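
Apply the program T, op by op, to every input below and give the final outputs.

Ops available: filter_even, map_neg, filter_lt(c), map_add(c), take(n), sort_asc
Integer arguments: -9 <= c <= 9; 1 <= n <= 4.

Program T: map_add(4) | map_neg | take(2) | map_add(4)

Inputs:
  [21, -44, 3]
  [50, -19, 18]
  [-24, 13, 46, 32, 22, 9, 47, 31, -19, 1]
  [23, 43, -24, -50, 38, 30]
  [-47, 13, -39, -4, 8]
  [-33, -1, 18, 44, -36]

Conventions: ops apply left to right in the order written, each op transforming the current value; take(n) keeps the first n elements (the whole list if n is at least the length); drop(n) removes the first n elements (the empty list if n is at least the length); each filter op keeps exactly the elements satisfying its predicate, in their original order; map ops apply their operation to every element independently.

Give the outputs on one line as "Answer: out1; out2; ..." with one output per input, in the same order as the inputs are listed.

Execution, op by op:
  [21, -44, 3] -> [25, -40, 7] -> [-25, 40, -7] -> [-25, 40] -> [-21, 44]
  [50, -19, 18] -> [54, -15, 22] -> [-54, 15, -22] -> [-54, 15] -> [-50, 19]
  [-24, 13, 46, 32, 22, 9, 47, 31, -19, 1] -> [-20, 17, 50, 36, 26, 13, 51, 35, -15, 5] -> [20, -17, -50, -36, -26, -13, -51, -35, 15, -5] -> [20, -17] -> [24, -13]
  [23, 43, -24, -50, 38, 30] -> [27, 47, -20, -46, 42, 34] -> [-27, -47, 20, 46, -42, -34] -> [-27, -47] -> [-23, -43]
  [-47, 13, -39, -4, 8] -> [-43, 17, -35, 0, 12] -> [43, -17, 35, 0, -12] -> [43, -17] -> [47, -13]
  [-33, -1, 18, 44, -36] -> [-29, 3, 22, 48, -32] -> [29, -3, -22, -48, 32] -> [29, -3] -> [33, 1]

[-21, 44]; [-50, 19]; [24, -13]; [-23, -43]; [47, -13]; [33, 1]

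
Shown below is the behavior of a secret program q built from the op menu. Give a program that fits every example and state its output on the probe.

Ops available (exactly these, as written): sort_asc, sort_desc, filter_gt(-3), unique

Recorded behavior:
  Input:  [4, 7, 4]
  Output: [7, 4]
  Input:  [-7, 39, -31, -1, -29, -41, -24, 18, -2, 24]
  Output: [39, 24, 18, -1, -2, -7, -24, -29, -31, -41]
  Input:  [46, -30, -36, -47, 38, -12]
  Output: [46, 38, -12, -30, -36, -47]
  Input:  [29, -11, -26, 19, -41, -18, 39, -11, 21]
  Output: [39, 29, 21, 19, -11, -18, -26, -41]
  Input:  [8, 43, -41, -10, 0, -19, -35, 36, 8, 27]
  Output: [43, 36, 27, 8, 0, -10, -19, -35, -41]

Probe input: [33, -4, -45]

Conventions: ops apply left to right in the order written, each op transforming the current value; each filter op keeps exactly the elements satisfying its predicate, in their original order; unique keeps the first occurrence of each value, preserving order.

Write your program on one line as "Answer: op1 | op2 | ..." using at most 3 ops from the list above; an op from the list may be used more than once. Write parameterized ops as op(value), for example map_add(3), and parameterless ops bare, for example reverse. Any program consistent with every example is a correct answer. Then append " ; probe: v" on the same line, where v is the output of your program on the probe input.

unique | sort_desc ; probe: [33, -4, -45]

Check, running the answer program on each example:
  [4, 7, 4] -> [4, 7] -> [7, 4]
  [-7, 39, -31, -1, -29, -41, -24, 18, -2, 24] -> [-7, 39, -31, -1, -29, -41, -24, 18, -2, 24] -> [39, 24, 18, -1, -2, -7, -24, -29, -31, -41]
  [46, -30, -36, -47, 38, -12] -> [46, -30, -36, -47, 38, -12] -> [46, 38, -12, -30, -36, -47]
  [29, -11, -26, 19, -41, -18, 39, -11, 21] -> [29, -11, -26, 19, -41, -18, 39, 21] -> [39, 29, 21, 19, -11, -18, -26, -41]
  [8, 43, -41, -10, 0, -19, -35, 36, 8, 27] -> [8, 43, -41, -10, 0, -19, -35, 36, 27] -> [43, 36, 27, 8, 0, -10, -19, -35, -41]
  probe: [33, -4, -45] -> [33, -4, -45] -> [33, -4, -45]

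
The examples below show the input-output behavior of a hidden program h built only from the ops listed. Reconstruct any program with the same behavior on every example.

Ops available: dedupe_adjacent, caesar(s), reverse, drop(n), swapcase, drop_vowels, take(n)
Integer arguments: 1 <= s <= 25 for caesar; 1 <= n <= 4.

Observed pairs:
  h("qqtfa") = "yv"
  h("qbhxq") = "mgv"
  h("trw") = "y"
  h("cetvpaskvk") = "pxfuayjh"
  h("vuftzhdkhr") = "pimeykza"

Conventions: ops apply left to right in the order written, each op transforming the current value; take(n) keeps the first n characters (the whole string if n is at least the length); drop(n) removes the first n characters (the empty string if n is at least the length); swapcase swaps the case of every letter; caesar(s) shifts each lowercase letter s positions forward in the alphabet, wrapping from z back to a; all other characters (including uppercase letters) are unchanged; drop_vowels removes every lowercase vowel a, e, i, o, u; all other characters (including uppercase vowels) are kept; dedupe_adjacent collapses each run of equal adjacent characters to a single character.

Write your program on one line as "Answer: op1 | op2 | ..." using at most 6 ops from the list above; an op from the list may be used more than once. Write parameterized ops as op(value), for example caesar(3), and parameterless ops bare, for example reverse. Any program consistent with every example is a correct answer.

dedupe_adjacent | reverse | swapcase | drop(2) | swapcase | caesar(5)

Check, running the answer program on each example:
  "qqtfa" -> "qtfa" -> "aftq" -> "AFTQ" -> "TQ" -> "tq" -> "yv"
  "qbhxq" -> "qbhxq" -> "qxhbq" -> "QXHBQ" -> "HBQ" -> "hbq" -> "mgv"
  "trw" -> "trw" -> "wrt" -> "WRT" -> "T" -> "t" -> "y"
  "cetvpaskvk" -> "cetvpaskvk" -> "kvksapvtec" -> "KVKSAPVTEC" -> "KSAPVTEC" -> "ksapvtec" -> "pxfuayjh"
  "vuftzhdkhr" -> "vuftzhdkhr" -> "rhkdhztfuv" -> "RHKDHZTFUV" -> "KDHZTFUV" -> "kdhztfuv" -> "pimeykza"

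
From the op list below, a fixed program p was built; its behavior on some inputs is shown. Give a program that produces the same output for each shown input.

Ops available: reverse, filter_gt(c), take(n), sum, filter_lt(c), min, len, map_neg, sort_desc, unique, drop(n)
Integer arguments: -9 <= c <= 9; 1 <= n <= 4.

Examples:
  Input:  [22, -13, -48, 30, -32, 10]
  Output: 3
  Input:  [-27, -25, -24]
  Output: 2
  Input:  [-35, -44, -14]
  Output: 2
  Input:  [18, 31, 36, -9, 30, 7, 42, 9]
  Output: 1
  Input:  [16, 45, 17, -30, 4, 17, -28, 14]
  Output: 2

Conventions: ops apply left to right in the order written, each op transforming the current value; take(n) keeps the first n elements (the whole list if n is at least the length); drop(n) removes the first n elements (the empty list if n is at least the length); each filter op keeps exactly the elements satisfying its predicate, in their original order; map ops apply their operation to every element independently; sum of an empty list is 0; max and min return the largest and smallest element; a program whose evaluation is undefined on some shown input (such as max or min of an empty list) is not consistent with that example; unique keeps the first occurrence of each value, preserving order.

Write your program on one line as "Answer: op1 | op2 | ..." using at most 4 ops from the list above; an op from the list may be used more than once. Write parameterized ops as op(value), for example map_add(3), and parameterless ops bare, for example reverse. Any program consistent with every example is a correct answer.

drop(1) | filter_lt(6) | filter_lt(-7) | len

Check, running the answer program on each example:
  [22, -13, -48, 30, -32, 10] -> [-13, -48, 30, -32, 10] -> [-13, -48, -32] -> [-13, -48, -32] -> 3
  [-27, -25, -24] -> [-25, -24] -> [-25, -24] -> [-25, -24] -> 2
  [-35, -44, -14] -> [-44, -14] -> [-44, -14] -> [-44, -14] -> 2
  [18, 31, 36, -9, 30, 7, 42, 9] -> [31, 36, -9, 30, 7, 42, 9] -> [-9] -> [-9] -> 1
  [16, 45, 17, -30, 4, 17, -28, 14] -> [45, 17, -30, 4, 17, -28, 14] -> [-30, 4, -28] -> [-30, -28] -> 2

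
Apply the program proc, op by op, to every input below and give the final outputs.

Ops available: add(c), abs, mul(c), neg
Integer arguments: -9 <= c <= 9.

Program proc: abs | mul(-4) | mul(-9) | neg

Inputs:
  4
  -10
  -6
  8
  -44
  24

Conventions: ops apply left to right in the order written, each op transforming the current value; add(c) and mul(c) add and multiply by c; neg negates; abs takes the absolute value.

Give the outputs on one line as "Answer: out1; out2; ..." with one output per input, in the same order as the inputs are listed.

-144; -360; -216; -288; -1584; -864

Execution, op by op:
  4 -> 4 -> -16 -> 144 -> -144
  -10 -> 10 -> -40 -> 360 -> -360
  -6 -> 6 -> -24 -> 216 -> -216
  8 -> 8 -> -32 -> 288 -> -288
  -44 -> 44 -> -176 -> 1584 -> -1584
  24 -> 24 -> -96 -> 864 -> -864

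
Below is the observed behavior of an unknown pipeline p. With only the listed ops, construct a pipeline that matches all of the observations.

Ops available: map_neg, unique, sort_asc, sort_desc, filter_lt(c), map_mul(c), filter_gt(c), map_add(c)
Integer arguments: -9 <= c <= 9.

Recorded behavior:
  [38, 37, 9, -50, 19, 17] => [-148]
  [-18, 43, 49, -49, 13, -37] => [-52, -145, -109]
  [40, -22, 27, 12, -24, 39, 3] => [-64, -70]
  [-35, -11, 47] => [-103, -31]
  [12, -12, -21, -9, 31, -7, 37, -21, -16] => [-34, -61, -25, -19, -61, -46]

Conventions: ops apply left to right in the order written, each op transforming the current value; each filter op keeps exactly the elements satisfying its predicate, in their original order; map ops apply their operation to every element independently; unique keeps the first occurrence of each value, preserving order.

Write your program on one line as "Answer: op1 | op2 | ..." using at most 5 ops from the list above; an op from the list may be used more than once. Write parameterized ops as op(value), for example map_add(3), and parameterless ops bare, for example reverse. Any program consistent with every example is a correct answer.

map_mul(3) | map_add(9) | map_add(-7) | filter_lt(3)

Check, running the answer program on each example:
  [38, 37, 9, -50, 19, 17] -> [114, 111, 27, -150, 57, 51] -> [123, 120, 36, -141, 66, 60] -> [116, 113, 29, -148, 59, 53] -> [-148]
  [-18, 43, 49, -49, 13, -37] -> [-54, 129, 147, -147, 39, -111] -> [-45, 138, 156, -138, 48, -102] -> [-52, 131, 149, -145, 41, -109] -> [-52, -145, -109]
  [40, -22, 27, 12, -24, 39, 3] -> [120, -66, 81, 36, -72, 117, 9] -> [129, -57, 90, 45, -63, 126, 18] -> [122, -64, 83, 38, -70, 119, 11] -> [-64, -70]
  [-35, -11, 47] -> [-105, -33, 141] -> [-96, -24, 150] -> [-103, -31, 143] -> [-103, -31]
  [12, -12, -21, -9, 31, -7, 37, -21, -16] -> [36, -36, -63, -27, 93, -21, 111, -63, -48] -> [45, -27, -54, -18, 102, -12, 120, -54, -39] -> [38, -34, -61, -25, 95, -19, 113, -61, -46] -> [-34, -61, -25, -19, -61, -46]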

..............................

### Required work
Reproduce each line of the records in which "built" appears.

### Task output
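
Shown below is the behavior of a secret program q built from the op menu. Give a program that fits every example and state its output on the probe.
The examples below show the input-output behavior of a hidden program h built only from the ops listed. Reconstruct any program with the same behavior on every example.
From the op list below, a fixed program p was built; its behavior on some inputs is shown. Give a program that produces the same output for each shown input.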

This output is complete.